** Saved entries **
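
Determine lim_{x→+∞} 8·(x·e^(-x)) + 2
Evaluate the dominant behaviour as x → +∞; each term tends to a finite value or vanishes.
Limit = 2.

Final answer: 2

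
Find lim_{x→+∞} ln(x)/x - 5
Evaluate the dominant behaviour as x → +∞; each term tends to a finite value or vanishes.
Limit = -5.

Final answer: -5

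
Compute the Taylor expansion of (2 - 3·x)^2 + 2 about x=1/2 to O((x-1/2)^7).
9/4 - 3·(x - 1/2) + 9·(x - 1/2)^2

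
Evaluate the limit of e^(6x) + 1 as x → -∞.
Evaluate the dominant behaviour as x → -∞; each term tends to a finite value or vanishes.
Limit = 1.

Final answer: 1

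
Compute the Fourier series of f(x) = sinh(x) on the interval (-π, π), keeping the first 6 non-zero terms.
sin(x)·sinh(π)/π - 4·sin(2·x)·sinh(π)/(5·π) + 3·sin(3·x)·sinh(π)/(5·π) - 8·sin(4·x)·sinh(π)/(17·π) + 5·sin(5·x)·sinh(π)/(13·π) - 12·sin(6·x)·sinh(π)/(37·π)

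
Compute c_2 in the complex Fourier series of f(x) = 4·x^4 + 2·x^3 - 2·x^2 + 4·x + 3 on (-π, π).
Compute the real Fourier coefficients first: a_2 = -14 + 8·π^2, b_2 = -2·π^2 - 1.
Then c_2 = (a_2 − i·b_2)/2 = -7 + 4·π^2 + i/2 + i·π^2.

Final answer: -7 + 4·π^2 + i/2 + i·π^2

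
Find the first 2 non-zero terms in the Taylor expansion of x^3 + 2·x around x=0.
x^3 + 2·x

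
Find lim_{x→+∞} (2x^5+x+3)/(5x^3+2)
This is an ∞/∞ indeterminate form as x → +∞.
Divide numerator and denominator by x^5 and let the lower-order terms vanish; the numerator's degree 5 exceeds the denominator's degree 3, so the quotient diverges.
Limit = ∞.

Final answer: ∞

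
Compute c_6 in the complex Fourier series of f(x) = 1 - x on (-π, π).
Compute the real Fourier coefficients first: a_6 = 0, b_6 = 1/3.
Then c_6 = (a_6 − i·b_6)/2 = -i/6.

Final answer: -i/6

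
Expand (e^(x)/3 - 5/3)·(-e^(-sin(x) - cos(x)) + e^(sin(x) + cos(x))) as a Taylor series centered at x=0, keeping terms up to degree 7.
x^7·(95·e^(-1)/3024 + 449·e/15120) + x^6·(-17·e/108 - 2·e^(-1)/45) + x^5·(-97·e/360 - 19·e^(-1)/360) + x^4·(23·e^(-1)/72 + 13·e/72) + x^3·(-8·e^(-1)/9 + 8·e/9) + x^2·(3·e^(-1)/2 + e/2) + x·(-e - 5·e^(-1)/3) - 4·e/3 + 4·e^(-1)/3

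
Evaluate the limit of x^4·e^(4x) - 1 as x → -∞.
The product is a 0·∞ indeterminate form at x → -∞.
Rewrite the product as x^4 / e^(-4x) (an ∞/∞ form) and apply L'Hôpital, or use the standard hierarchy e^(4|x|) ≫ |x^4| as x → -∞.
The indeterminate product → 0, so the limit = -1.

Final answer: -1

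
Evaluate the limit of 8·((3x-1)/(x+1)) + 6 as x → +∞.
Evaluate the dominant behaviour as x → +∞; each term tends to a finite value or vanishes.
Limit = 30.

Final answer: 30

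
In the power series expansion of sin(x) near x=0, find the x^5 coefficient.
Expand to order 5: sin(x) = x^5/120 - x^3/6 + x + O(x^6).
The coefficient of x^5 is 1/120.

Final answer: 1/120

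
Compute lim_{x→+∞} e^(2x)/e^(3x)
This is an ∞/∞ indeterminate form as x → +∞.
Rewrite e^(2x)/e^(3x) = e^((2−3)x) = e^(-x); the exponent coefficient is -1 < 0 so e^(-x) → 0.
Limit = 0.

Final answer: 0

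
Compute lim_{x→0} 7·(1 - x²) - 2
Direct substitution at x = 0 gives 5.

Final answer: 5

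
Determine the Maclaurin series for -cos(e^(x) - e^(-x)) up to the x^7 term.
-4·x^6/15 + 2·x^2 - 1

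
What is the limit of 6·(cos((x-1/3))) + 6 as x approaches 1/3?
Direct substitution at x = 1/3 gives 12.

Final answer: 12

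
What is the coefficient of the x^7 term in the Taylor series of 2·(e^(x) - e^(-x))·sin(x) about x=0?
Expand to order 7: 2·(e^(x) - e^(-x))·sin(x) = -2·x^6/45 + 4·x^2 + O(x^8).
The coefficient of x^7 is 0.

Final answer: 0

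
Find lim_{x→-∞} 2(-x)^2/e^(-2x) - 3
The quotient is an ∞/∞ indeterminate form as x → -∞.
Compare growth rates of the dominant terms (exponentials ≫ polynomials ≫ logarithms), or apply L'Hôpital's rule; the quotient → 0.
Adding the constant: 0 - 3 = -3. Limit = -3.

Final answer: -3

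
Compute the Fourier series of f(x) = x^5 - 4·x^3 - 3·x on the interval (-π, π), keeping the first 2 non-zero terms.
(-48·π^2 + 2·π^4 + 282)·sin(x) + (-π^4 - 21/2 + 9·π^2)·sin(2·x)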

** What you will do **
Which lines run from the one containing "In the power" to the end of the entries above? Quote exactly those, and only those.

** Result of this task **
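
In the power series expansion of sin(x) near x=0, find the x^5 coefficient.
Expand to order 5: sin(x) = x^5/120 - x^3/6 + x + O(x^6).
The coefficient of x^5 is 1/120.

Final answer: 1/120

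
Compute lim_{x→+∞} e^(2x)/e^(3x)
This is an ∞/∞ indeterminate form as x → +∞.
Rewrite e^(2x)/e^(3x) = e^((2−3)x) = e^(-x); the exponent coefficient is -1 < 0 so e^(-x) → 0.
Limit = 0.

Final answer: 0

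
Compute lim_{x→0} 7·(1 - x²) - 2
Direct substitution at x = 0 gives 5.

Final answer: 5

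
Determine the Maclaurin series for -cos(e^(x) - e^(-x)) up to the x^7 term.
-4·x^6/15 + 2·x^2 - 1

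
What is the limit of 6·(cos((x-1/3))) + 6 as x approaches 1/3?
Direct substitution at x = 1/3 gives 12.

Final answer: 12

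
What is the coefficient of the x^7 term in the Taylor series of 2·(e^(x) - e^(-x))·sin(x) about x=0?
Expand to order 7: 2·(e^(x) - e^(-x))·sin(x) = -2·x^6/45 + 4·x^2 + O(x^8).
The coefficient of x^7 is 0.

Final answer: 0

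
Find lim_{x→-∞} 2(-x)^2/e^(-2x) - 3
The quotient is an ∞/∞ indeterminate form as x → -∞.
Compare growth rates of the dominant terms (exponentials ≫ polynomials ≫ logarithms), or apply L'Hôpital's rule; the quotient → 0.
Adding the constant: 0 - 3 = -3. Limit = -3.

Final answer: -3

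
Compute the Fourier series of f(x) = x^5 - 4·x^3 - 3·x on the interval (-π, π), keeping the first 2 non-zero terms.
(-48·π^2 + 2·π^4 + 282)·sin(x) + (-π^4 - 21/2 + 9·π^2)·sin(2·x)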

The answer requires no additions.